▶ THE PROBLEM
Scan the records for the word "picks". Report each line where it occurs.
*** DATA RECORDS ***
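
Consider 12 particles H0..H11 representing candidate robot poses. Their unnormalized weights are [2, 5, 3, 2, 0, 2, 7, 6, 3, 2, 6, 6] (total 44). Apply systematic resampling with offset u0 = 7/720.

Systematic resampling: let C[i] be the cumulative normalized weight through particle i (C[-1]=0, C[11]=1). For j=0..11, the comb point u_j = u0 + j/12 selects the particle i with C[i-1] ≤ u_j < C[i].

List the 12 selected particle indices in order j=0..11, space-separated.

C = [1/22, 7/44, 5/22, 3/11, 3/11, 7/22, 21/44, 27/44, 15/22, 8/11, 19/22, 1]
j=0: u_0=7/720 ∈ [0, 1/22) → index 0
j=1: u_1=67/720 ∈ [1/22, 7/44) → index 1
j=2: u_2=127/720 ∈ [7/44, 5/22) → index 2
j=3: u_3=187/720 ∈ [5/22, 3/11) → index 3
j=4: u_4=247/720 ∈ [7/22, 21/44) → index 6
j=5: u_5=307/720 ∈ [7/22, 21/44) → index 6
j=6: u_6=367/720 ∈ [21/44, 27/44) → index 7
j=7: u_7=427/720 ∈ [21/44, 27/44) → index 7
j=8: u_8=487/720 ∈ [27/44, 15/22) → index 8
j=9: u_9=547/720 ∈ [8/11, 19/22) → index 10
j=10: u_10=607/720 ∈ [8/11, 19/22) → index 10
j=11: u_11=667/720 ∈ [19/22, 1) → index 11

0 1 2 3 6 6 7 7 8 10 10 11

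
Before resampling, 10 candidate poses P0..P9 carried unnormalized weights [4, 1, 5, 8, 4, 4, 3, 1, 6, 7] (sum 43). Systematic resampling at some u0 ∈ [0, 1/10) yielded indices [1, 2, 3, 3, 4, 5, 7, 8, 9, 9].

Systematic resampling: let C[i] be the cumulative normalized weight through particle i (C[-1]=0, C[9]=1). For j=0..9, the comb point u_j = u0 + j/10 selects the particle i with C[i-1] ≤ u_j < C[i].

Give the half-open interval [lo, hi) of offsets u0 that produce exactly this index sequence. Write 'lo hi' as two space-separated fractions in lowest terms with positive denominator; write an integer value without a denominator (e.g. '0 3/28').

C = [4/43, 5/43, 10/43, 18/43, 22/43, 26/43, 29/43, 30/43, 36/43, 1]
j=0 picked index 1: u0 ∈ [4/43, 5/43)
j=1 picked index 2: u0 ∈ [7/430, 57/430)
j=2 picked index 3: u0 ∈ [7/215, 47/215)
j=3 picked index 3: u0 ∈ [-29/430, 51/430)
j=4 picked index 4: u0 ∈ [4/215, 24/215)
j=5 picked index 5: u0 ∈ [1/86, 9/86)
j=6 picked index 7: u0 ∈ [16/215, 21/215)
j=7 picked index 8: u0 ∈ [-1/430, 59/430)
j=8 picked index 9: u0 ∈ [8/215, 1/5)
j=9 picked index 9: u0 ∈ [-27/430, 1/10)
intersection: [4/43, 21/215)

4/43 21/215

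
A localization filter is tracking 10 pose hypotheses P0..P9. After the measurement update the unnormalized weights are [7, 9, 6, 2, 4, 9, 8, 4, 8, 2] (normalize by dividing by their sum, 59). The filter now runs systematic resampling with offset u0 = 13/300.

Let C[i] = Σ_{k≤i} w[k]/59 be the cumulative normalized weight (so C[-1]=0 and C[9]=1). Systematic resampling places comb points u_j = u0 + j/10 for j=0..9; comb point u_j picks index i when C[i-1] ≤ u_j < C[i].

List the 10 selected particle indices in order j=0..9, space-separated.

0 1 1 2 4 5 6 6 8 8

C = [7/59, 16/59, 22/59, 24/59, 28/59, 37/59, 45/59, 49/59, 57/59, 1]
j=0: u_0=13/300 ∈ [0, 7/59) → index 0
j=1: u_1=43/300 ∈ [7/59, 16/59) → index 1
j=2: u_2=73/300 ∈ [7/59, 16/59) → index 1
j=3: u_3=103/300 ∈ [16/59, 22/59) → index 2
j=4: u_4=133/300 ∈ [24/59, 28/59) → index 4
j=5: u_5=163/300 ∈ [28/59, 37/59) → index 5
j=6: u_6=193/300 ∈ [37/59, 45/59) → index 6
j=7: u_7=223/300 ∈ [37/59, 45/59) → index 6
j=8: u_8=253/300 ∈ [49/59, 57/59) → index 8
j=9: u_9=283/300 ∈ [49/59, 57/59) → index 8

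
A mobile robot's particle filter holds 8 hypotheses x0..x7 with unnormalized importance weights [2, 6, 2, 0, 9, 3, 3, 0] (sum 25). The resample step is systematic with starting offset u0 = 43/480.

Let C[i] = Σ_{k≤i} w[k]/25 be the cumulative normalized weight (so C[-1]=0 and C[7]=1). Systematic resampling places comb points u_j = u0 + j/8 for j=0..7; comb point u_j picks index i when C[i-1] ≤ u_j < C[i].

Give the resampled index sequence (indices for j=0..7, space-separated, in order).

C = [2/25, 8/25, 2/5, 2/5, 19/25, 22/25, 1, 1]
j=0: u_0=43/480 ∈ [2/25, 8/25) → index 1
j=1: u_1=103/480 ∈ [2/25, 8/25) → index 1
j=2: u_2=163/480 ∈ [8/25, 2/5) → index 2
j=3: u_3=223/480 ∈ [2/5, 19/25) → index 4
j=4: u_4=283/480 ∈ [2/5, 19/25) → index 4
j=5: u_5=343/480 ∈ [2/5, 19/25) → index 4
j=6: u_6=403/480 ∈ [19/25, 22/25) → index 5
j=7: u_7=463/480 ∈ [22/25, 1) → index 6

1 1 2 4 4 4 5 6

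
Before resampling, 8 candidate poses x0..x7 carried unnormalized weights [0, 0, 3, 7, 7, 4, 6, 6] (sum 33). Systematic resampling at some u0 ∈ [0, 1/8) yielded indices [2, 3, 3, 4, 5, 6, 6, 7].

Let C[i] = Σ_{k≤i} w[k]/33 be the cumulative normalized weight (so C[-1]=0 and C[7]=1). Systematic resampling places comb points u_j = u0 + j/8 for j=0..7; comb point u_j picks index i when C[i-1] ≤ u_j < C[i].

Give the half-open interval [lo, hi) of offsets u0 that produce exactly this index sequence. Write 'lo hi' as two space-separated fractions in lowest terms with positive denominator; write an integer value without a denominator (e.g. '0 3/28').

1/66 7/132

C = [0, 0, 1/11, 10/33, 17/33, 7/11, 9/11, 1]
j=0 picked index 2: u0 ∈ [0, 1/11)
j=1 picked index 3: u0 ∈ [-3/88, 47/264)
j=2 picked index 3: u0 ∈ [-7/44, 7/132)
j=3 picked index 4: u0 ∈ [-19/264, 37/264)
j=4 picked index 5: u0 ∈ [1/66, 3/22)
j=5 picked index 6: u0 ∈ [1/88, 17/88)
j=6 picked index 6: u0 ∈ [-5/44, 3/44)
j=7 picked index 7: u0 ∈ [-5/88, 1/8)
intersection: [1/66, 7/132)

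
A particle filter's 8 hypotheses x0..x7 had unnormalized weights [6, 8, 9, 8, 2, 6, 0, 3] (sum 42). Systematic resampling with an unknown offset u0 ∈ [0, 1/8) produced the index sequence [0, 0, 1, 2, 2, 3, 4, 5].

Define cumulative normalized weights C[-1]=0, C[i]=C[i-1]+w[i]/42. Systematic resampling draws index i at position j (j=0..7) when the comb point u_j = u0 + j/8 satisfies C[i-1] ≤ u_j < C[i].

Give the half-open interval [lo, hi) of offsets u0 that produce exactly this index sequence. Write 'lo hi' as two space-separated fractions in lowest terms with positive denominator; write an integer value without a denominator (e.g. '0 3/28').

C = [1/7, 1/3, 23/42, 31/42, 11/14, 13/14, 13/14, 1]
j=0 picked index 0: u0 ∈ [0, 1/7)
j=1 picked index 0: u0 ∈ [-1/8, 1/56)
j=2 picked index 1: u0 ∈ [-3/28, 1/12)
j=3 picked index 2: u0 ∈ [-1/24, 29/168)
j=4 picked index 2: u0 ∈ [-1/6, 1/21)
j=5 picked index 3: u0 ∈ [-13/168, 19/168)
j=6 picked index 4: u0 ∈ [-1/84, 1/28)
j=7 picked index 5: u0 ∈ [-5/56, 3/56)
intersection: [0, 1/56)

0 1/56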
*** End of DATA RECORDS ***
▶ REPLY
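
Let C[i] = Σ_{k≤i} w[k]/59 be the cumulative normalized weight (so C[-1]=0 and C[9]=1). Systematic resampling places comb points u_j = u0 + j/10 for j=0..9; comb point u_j picks index i when C[i-1] ≤ u_j < C[i].
Let C[i] = Σ_{k≤i} w[k]/25 be the cumulative normalized weight (so C[-1]=0 and C[7]=1). Systematic resampling places comb points u_j = u0 + j/8 for j=0..7; comb point u_j picks index i when C[i-1] ≤ u_j < C[i].
Let C[i] = Σ_{k≤i} w[k]/33 be the cumulative normalized weight (so C[-1]=0 and C[7]=1). Systematic resampling places comb points u_j = u0 + j/8 for j=0..7; comb point u_j picks index i when C[i-1] ≤ u_j < C[i].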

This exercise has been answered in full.